> [YOUR GOAL] Here are some records. Print all of them exactly.
━━━━━ RECORD EXCERPTS ━━━━━
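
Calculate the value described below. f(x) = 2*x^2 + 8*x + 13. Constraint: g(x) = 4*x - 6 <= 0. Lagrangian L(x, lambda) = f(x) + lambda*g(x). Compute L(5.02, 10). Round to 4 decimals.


Step 1: Evaluate f(x).
f(5.02) = 2*5.02^2 + 8*5.02 + 13 = 103.5608
Step 2: Evaluate g(x).
g(5.02) = 4*5.02 - 6 = 14.08
Step 3: Compute Lagrangian.
L = 103.5608 + 10*14.08 = 244.3608


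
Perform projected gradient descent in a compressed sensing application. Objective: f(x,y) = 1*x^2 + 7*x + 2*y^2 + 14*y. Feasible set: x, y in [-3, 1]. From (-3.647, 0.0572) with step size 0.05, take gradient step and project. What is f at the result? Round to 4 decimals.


Step 1: Compute gradient at (-3.647, 0.0572).
grad_x = 2*1*-3.647 + 7 = -0.294
grad_y = 2*2*0.0572 + 14 = 14.2288
Step 2: Gradient step.
x_raw = -3.647 - 0.05*-0.294 = -3.6323
y_raw = 0.0572 - 0.05*14.2288 = -0.6542
Step 3: Project onto [-3, 1].
x_proj = clip(-3.6323) = -3.0
y_proj = clip(-0.6542) = -0.6542
Step 4: Evaluate f.
f(-3.0, -0.6542) = -20.3033


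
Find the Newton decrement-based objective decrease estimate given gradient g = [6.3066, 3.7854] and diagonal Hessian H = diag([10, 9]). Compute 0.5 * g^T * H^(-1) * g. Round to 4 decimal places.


Step 1: H is diagonal, so H^(-1) * g = [0.6307, 0.4206].
Step 2: g^T H^(-1) g = sum_i g_i^2 / H_ii
  = (6.3066)^2/10 + (3.7854)^2/9
  = 3.9773 + 1.5921 = 5.5695
Step 3: Objective decrease = 0.5 * g^T H^(-1) g = 2.7847


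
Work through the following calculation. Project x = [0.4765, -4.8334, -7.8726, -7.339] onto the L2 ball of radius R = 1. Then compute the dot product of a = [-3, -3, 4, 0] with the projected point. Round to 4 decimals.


Step 1: Compute ||x|| (intermediates to 6 decimals).
||x|| = sqrt(0.4765^2 + (-4.8334)^2 + (-7.8726)^2 + (-7.339)^2) = 11.807945
Step 2: Project.
Since ||x|| > R, scale = R/||x|| = 1/11.807945 = 0.084689, proj(x) = scale * x
proj(x) = [0.040354, -0.409336, -0.666723, -0.621533]
Step 3: Dot product.
a^T * proj(x) = -3*0.040354 - 3*(-0.409336) + 4*(-0.666723) + 0*(-0.621533) = -1.5599


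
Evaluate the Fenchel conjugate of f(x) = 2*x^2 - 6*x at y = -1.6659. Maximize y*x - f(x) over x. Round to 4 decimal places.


f*(y) = sup_x {y*x - a*x^2 - b*x} = sup_x {(y-b)*x - a*x^2}
FOC: (y - b) - 2a*x = 0 => x* = (y - b)/(2a)
x* = (-1.6659 + 6)/(2*2) = 1.0835
f*(-1.6659) = (y-b)^2/(4a) = (-1.6659 + 6)^2/(4*2)
= 18.7844/8 = 2.3481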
━━━━━
> [OUTPUT BELOW]
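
Calculate the value described below. f(x) = 2*x^2 + 8*x + 13. Constraint: g(x) = 4*x - 6 <= 0. Lagrangian L(x, lambda) = f(x) + lambda*g(x). Compute L(5.02, 10). Round to 4 decimals.


Step 1: Evaluate f(x).
f(5.02) = 2*5.02^2 + 8*5.02 + 13 = 103.5608
Step 2: Evaluate g(x).
g(5.02) = 4*5.02 - 6 = 14.08
Step 3: Compute Lagrangian.
L = 103.5608 + 10*14.08 = 244.3608


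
Perform projected gradient descent in a compressed sensing application. Objective: f(x,y) = 1*x^2 + 7*x + 2*y^2 + 14*y. Feasible set: x, y in [-3, 1]. From (-3.647, 0.0572) with step size 0.05, take gradient step and project. What is f at the result? Round to 4 decimals.


Step 1: Compute gradient at (-3.647, 0.0572).
grad_x = 2*1*-3.647 + 7 = -0.294
grad_y = 2*2*0.0572 + 14 = 14.2288
Step 2: Gradient step.
x_raw = -3.647 - 0.05*-0.294 = -3.6323
y_raw = 0.0572 - 0.05*14.2288 = -0.6542
Step 3: Project onto [-3, 1].
x_proj = clip(-3.6323) = -3.0
y_proj = clip(-0.6542) = -0.6542
Step 4: Evaluate f.
f(-3.0, -0.6542) = -20.3033


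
Find the Newton decrement-based objective decrease estimate given gradient g = [6.3066, 3.7854] and diagonal Hessian H = diag([10, 9]). Compute 0.5 * g^T * H^(-1) * g. Round to 4 decimal places.


Step 1: H is diagonal, so H^(-1) * g = [0.6307, 0.4206].
Step 2: g^T H^(-1) g = sum_i g_i^2 / H_ii
  = (6.3066)^2/10 + (3.7854)^2/9
  = 3.9773 + 1.5921 = 5.5695
Step 3: Objective decrease = 0.5 * g^T H^(-1) g = 2.7847


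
Work through the following calculation. Project x = [0.4765, -4.8334, -7.8726, -7.339] onto the L2 ball of radius R = 1. Then compute the dot product of a = [-3, -3, 4, 0] with the projected point. Round to 4 decimals.


Step 1: Compute ||x|| (intermediates to 6 decimals).
||x|| = sqrt(0.4765^2 + (-4.8334)^2 + (-7.8726)^2 + (-7.339)^2) = 11.807945
Step 2: Project.
Since ||x|| > R, scale = R/||x|| = 1/11.807945 = 0.084689, proj(x) = scale * x
proj(x) = [0.040354, -0.409336, -0.666723, -0.621533]
Step 3: Dot product.
a^T * proj(x) = -3*0.040354 - 3*(-0.409336) + 4*(-0.666723) + 0*(-0.621533) = -1.5599


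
Evaluate the Fenchel conjugate of f(x) = 2*x^2 - 6*x at y = -1.6659. Maximize y*x - f(x) over x. Round to 4 decimal places.


f*(y) = sup_x {y*x - a*x^2 - b*x} = sup_x {(y-b)*x - a*x^2}
FOC: (y - b) - 2a*x = 0 => x* = (y - b)/(2a)
x* = (-1.6659 + 6)/(2*2) = 1.0835
f*(-1.6659) = (y-b)^2/(4a) = (-1.6659 + 6)^2/(4*2)
= 18.7844/8 = 2.3481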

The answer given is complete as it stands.